Please reproduce every record, keeping each one exactly as written.
[[ GIVEN INFORMATION, beginning ]]
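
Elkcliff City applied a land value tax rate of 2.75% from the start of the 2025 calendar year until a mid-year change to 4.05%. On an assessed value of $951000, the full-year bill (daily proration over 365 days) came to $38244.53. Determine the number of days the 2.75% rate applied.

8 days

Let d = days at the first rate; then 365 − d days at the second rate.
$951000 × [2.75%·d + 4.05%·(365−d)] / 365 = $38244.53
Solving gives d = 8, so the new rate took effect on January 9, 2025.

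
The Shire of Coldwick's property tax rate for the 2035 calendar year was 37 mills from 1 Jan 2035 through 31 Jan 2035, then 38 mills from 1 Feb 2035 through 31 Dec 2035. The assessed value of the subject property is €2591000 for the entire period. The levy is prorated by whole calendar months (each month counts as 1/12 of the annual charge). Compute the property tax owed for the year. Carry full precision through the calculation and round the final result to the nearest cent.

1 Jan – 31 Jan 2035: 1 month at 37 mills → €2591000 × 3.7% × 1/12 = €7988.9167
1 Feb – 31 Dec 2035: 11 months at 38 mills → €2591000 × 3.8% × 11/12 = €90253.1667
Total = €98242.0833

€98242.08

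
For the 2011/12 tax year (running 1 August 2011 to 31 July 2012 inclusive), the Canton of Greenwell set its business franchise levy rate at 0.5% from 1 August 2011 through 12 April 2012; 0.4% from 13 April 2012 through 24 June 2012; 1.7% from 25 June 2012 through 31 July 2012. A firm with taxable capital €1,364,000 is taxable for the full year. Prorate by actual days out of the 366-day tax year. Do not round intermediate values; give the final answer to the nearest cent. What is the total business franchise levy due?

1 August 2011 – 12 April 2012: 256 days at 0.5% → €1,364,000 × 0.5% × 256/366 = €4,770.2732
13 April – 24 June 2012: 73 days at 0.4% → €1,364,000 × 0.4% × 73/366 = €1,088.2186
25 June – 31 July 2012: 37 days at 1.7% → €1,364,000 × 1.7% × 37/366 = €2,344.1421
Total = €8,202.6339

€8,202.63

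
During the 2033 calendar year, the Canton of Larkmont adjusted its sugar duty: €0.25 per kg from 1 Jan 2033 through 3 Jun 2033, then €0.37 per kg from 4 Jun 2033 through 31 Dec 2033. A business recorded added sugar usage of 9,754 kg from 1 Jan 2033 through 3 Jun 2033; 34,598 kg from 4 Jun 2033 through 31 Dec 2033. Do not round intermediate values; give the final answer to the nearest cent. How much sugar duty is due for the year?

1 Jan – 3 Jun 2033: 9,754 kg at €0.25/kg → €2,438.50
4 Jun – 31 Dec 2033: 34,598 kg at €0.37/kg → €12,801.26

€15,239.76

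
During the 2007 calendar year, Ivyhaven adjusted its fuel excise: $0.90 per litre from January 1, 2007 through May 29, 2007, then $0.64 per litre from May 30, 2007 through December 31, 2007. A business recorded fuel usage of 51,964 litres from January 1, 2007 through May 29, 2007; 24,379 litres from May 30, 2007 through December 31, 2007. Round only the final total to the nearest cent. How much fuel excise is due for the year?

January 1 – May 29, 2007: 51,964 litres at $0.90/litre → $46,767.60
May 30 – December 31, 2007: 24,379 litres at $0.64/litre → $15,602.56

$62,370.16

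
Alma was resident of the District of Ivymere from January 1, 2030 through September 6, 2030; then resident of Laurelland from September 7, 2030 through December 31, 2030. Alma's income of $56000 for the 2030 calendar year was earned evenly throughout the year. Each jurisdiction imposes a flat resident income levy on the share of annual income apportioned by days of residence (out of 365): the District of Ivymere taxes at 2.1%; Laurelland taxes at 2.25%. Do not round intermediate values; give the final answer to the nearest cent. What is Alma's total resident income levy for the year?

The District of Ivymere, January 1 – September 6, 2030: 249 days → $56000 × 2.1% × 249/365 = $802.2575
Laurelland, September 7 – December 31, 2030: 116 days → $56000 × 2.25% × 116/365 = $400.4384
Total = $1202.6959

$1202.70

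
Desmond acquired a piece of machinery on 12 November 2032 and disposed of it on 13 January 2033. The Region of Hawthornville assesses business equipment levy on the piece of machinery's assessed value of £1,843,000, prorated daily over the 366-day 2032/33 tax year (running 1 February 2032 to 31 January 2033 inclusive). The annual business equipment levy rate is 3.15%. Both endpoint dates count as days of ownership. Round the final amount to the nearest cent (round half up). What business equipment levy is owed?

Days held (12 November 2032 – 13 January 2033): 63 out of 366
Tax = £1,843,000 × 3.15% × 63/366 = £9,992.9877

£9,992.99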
[[ GIVEN INFORMATION, end ]]
OUTPUT OF THE EXERCISE →
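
Elkcliff City applied a land value tax rate of 2.75% from the start of the 2025 calendar year until a mid-year change to 4.05%. On an assessed value of $951000, the full-year bill (daily proration over 365 days) came to $38244.53. Determine the number of days the 2.75% rate applied.

8 days

Let d = days at the first rate; then 365 − d days at the second rate.
$951000 × [2.75%·d + 4.05%·(365−d)] / 365 = $38244.53
Solving gives d = 8, so the new rate took effect on January 9, 2025.

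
The Shire of Coldwick's property tax rate for the 2035 calendar year was 37 mills from 1 Jan 2035 through 31 Jan 2035, then 38 mills from 1 Feb 2035 through 31 Dec 2035. The assessed value of the subject property is €2591000 for the entire period. The levy is prorated by whole calendar months (each month counts as 1/12 of the annual charge). Compute the property tax owed for the year. Carry full precision through the calculation and round the final result to the nearest cent.

1 Jan – 31 Jan 2035: 1 month at 37 mills → €2591000 × 3.7% × 1/12 = €7988.9167
1 Feb – 31 Dec 2035: 11 months at 38 mills → €2591000 × 3.8% × 11/12 = €90253.1667
Total = €98242.0833

€98242.08

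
For the 2011/12 tax year (running 1 August 2011 to 31 July 2012 inclusive), the Canton of Greenwell set its business franchise levy rate at 0.5% from 1 August 2011 through 12 April 2012; 0.4% from 13 April 2012 through 24 June 2012; 1.7% from 25 June 2012 through 31 July 2012. A firm with taxable capital €1,364,000 is taxable for the full year. Prorate by actual days out of the 366-day tax year. Do not round intermediate values; give the final answer to the nearest cent. What is the total business franchise levy due?

1 August 2011 – 12 April 2012: 256 days at 0.5% → €1,364,000 × 0.5% × 256/366 = €4,770.2732
13 April – 24 June 2012: 73 days at 0.4% → €1,364,000 × 0.4% × 73/366 = €1,088.2186
25 June – 31 July 2012: 37 days at 1.7% → €1,364,000 × 1.7% × 37/366 = €2,344.1421
Total = €8,202.6339

€8,202.63

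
During the 2033 calendar year, the Canton of Larkmont adjusted its sugar duty: €0.25 per kg from 1 Jan 2033 through 3 Jun 2033, then €0.37 per kg from 4 Jun 2033 through 31 Dec 2033. A business recorded added sugar usage of 9,754 kg from 1 Jan 2033 through 3 Jun 2033; 34,598 kg from 4 Jun 2033 through 31 Dec 2033. Do not round intermediate values; give the final answer to the nearest cent. How much sugar duty is due for the year?

1 Jan – 3 Jun 2033: 9,754 kg at €0.25/kg → €2,438.50
4 Jun – 31 Dec 2033: 34,598 kg at €0.37/kg → €12,801.26

€15,239.76

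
During the 2007 calendar year, Ivyhaven adjusted its fuel excise: $0.90 per litre from January 1, 2007 through May 29, 2007, then $0.64 per litre from May 30, 2007 through December 31, 2007. A business recorded fuel usage of 51,964 litres from January 1, 2007 through May 29, 2007; 24,379 litres from May 30, 2007 through December 31, 2007. Round only the final total to the nearest cent. How much fuel excise is due for the year?

January 1 – May 29, 2007: 51,964 litres at $0.90/litre → $46,767.60
May 30 – December 31, 2007: 24,379 litres at $0.64/litre → $15,602.56

$62,370.16

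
Alma was resident of the District of Ivymere from January 1, 2030 through September 6, 2030; then resident of Laurelland from September 7, 2030 through December 31, 2030. Alma's income of $56000 for the 2030 calendar year was earned evenly throughout the year. Each jurisdiction imposes a flat resident income levy on the share of annual income apportioned by days of residence (out of 365): the District of Ivymere taxes at 2.1%; Laurelland taxes at 2.25%. Do not round intermediate values; give the final answer to the nearest cent. What is Alma's total resident income levy for the year?

The District of Ivymere, January 1 – September 6, 2030: 249 days → $56000 × 2.1% × 249/365 = $802.2575
Laurelland, September 7 – December 31, 2030: 116 days → $56000 × 2.25% × 116/365 = $400.4384
Total = $1202.6959

$1202.70

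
Desmond acquired a piece of machinery on 12 November 2032 and disposed of it on 13 January 2033. The Region of Hawthornville assesses business equipment levy on the piece of machinery's assessed value of £1,843,000, prorated daily over the 366-day 2032/33 tax year (running 1 February 2032 to 31 January 2033 inclusive). The annual business equipment levy rate is 3.15%. Both endpoint dates count as days of ownership. Round the final amount to the nearest cent (round half up). What business equipment levy is owed?

Days held (12 November 2032 – 13 January 2033): 63 out of 366
Tax = £1,843,000 × 3.15% × 63/366 = £9,992.9877

£9,992.99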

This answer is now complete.